▶ _Exercise prompt_: Could you find every line in the entries below that holds the word "contains" and copy it?

|---|

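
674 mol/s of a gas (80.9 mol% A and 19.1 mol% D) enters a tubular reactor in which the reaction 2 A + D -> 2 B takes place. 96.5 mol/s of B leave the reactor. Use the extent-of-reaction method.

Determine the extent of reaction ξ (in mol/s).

ξ = 48.2 mol/s

For B: n = n₀ + 2ξ → 96.5 = 0 + 2ξ, giving ξ = 48.25 mol/s.
Outlet amounts (n = n₀ + ν ξ):
  A: 545.3 − 2(48.25) = 448.8
  D: 128.7 − 1(48.25) = 80.48
  B: 0 + 2(48.25) = 96.5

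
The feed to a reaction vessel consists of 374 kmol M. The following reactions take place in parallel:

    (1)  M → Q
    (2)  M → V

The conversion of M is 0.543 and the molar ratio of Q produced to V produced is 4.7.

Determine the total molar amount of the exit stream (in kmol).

374 kmol

Conversion of M: M consumed = 0.543 × 374 = 203.1 kmol = 1ξ₁ + 1ξ₂.
Selectivity: 1ξ₁ / (1ξ₂) = 4.7 → ξ₁ = 4.7 ξ₂.
Substitute: (1·4.7 + 1) ξ₂ = 203.1 → ξ₂ = 35.63 kmol, ξ₁ = 167.5 kmol.
Outlet amounts (n = n₀ + Σ ν·ξ):
  M: 374 − 1(167.5) − 1(35.63) = 170.9
  Q: 0 + 1(167.5) = 167.5
  V: 0 + 1(35.63) = 35.63
Total out = 170.9 + 167.5 + 35.63 = 374 kmol.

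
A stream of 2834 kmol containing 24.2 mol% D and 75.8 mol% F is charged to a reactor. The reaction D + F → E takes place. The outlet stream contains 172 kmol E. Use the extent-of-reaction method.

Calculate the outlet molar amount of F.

For E: n = n₀ + 1ξ → 172 = 0 + 1ξ, giving ξ = 172 kmol.
Outlet amounts (n = n₀ + ν ξ):
  D: 685.8 − 1(172) = 513.8
  F: 2148 − 1(172) = 1976
  E: 0 + 1(172) = 172

1980 kmol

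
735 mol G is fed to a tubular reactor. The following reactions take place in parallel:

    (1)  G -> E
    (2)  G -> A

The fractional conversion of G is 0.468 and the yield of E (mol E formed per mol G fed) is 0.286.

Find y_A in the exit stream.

Yield of E: 1ξ₁ / 735 = 0.286 → ξ₁ = 210.2 mol.
Conversion of G: 1ξ₁ + 1ξ₂ = 0.468 × 735 = 344 → ξ₂ = 133.8 mol.
Outlet amounts (n = n₀ + Σ ν·ξ):
  G: 735 − 1(210.2) − 1(133.8) = 391
  E: 0 + 1(210.2) = 210.2
  A: 0 + 1(133.8) = 133.8
Total out = 735 mol; y_A = 133.8 / 735 = 0.182.

0.182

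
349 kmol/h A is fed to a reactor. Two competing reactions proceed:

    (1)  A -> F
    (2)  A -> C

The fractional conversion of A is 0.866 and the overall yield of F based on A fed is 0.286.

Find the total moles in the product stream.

349 kmol/h

Yield of F: 1ξ₁ / 349 = 0.286 → ξ₁ = 99.81 kmol/h.
Conversion of A: 1ξ₁ + 1ξ₂ = 0.866 × 349 = 302.2 → ξ₂ = 202.4 kmol/h.
Outlet amounts (n = n₀ + Σ ν·ξ):
  A: 349 − 1(99.81) − 1(202.4) = 46.77
  F: 0 + 1(99.81) = 99.81
  C: 0 + 1(202.4) = 202.4
Total out = 46.77 + 99.81 + 202.4 = 349 kmol/h.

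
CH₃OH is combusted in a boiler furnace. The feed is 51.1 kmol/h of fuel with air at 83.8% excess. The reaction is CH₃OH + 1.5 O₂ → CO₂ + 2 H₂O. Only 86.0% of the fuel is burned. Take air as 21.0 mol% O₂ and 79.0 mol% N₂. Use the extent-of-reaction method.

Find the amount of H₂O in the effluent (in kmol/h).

Stoichiometric O₂ = 1.5 × 51.1 = 76.65 kmol/h; O₂ fed = 76.65 × 1.838 = 140.9 kmol/h.
N₂ fed = 140.9 × 79/21 = 530 kmol/h.
Fuel reacted = 0.86 × 51.1 → ξ = 43.95 kmol/h.
Outlet (n = n₀ + ν ξ):
  CH₃OH: 51.1 − 1(43.95) = 7.154
  O₂: 140.9 − 1.5(43.95) = 74.96
  N₂: 530 (inert)
  CO₂: 0 + 1(43.95) = 43.95
  H₂O: 0 + 2(43.95) = 87.89

87.9 kmol/h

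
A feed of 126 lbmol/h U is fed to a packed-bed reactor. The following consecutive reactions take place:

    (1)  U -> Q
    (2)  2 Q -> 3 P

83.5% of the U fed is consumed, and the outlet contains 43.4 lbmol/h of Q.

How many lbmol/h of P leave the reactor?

Conversion of U: U consumed = 1ξ₁ = 0.835 × 126 → ξ₁ = 105.2 lbmol/h.
Q balance: n_Q = 0 + 1ξ₁ − 2ξ₂ = 43.4 → ξ₂ = (1·105.2 − 43.4)/2 = 30.9 lbmol/h.
Outlet amounts (n = n₀ + Σ ν·ξ):
  U: 126 − 1(105.2) = 20.79
  Q: 0 + 1(105.2) − 2(30.9) = 43.4
  P: 0 + 3(30.9) = 92.71

92.7 lbmol/h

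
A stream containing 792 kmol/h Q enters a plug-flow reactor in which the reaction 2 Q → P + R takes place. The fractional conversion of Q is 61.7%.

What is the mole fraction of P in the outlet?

0.308

Q reacted = 0.617 × 792 = 488.7 kmol/h; ν_Q = −2, so ξ = 488.7/2 = 244.3 kmol/h.
Outlet amounts (n = n₀ + ν ξ):
  Q: 792 − 2(244.3) = 303.3
  P: 0 + 1(244.3) = 244.3
  R: 0 + 1(244.3) = 244.3
Total out = 792 kmol/h; y_P = 244.3 / 792 = 0.3085.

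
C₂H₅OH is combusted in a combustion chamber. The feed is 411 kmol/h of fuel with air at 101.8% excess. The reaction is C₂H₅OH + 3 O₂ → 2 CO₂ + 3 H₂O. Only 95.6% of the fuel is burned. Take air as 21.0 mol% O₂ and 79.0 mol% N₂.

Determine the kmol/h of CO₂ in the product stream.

Stoichiometric O₂ = 3 × 411 = 1233 kmol/h; O₂ fed = 1233 × 2.018 = 2488 kmol/h.
N₂ fed = 2488 × 79/21 = 9360 kmol/h.
Fuel reacted = 0.956 × 411 → ξ = 392.9 kmol/h.
Outlet (n = n₀ + ν ξ):
  C₂H₅OH: 411 − 1(392.9) = 18.08
  O₂: 2488 − 3(392.9) = 1309
  N₂: 9360 (inert)
  CO₂: 0 + 2(392.9) = 785.8
  H₂O: 0 + 3(392.9) = 1179

786 kmol/h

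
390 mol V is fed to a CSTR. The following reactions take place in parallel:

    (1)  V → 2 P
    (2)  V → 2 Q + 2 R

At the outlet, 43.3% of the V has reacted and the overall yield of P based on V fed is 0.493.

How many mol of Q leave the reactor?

Yield of P: 2ξ₁ / 390 = 0.493 → ξ₁ = 96.14 mol.
Conversion of V: 1ξ₁ + 1ξ₂ = 0.433 × 390 = 168.9 → ξ₂ = 72.73 mol.
Outlet amounts (n = n₀ + Σ ν·ξ):
  V: 390 − 1(96.14) − 1(72.73) = 221.1
  P: 0 + 2(96.14) = 192.3
  Q: 0 + 2(72.73) = 145.5
  R: 0 + 2(72.73) = 145.5

145 mol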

|---|

▶ _Result for this exercise_:
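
A stream of 2834 kmol containing 24.2 mol% D and 75.8 mol% F is charged to a reactor. The reaction D + F → E takes place. The outlet stream contains 172 kmol E. Use the extent-of-reaction method.
83.5% of the U fed is consumed, and the outlet contains 43.4 lbmol/h of Q.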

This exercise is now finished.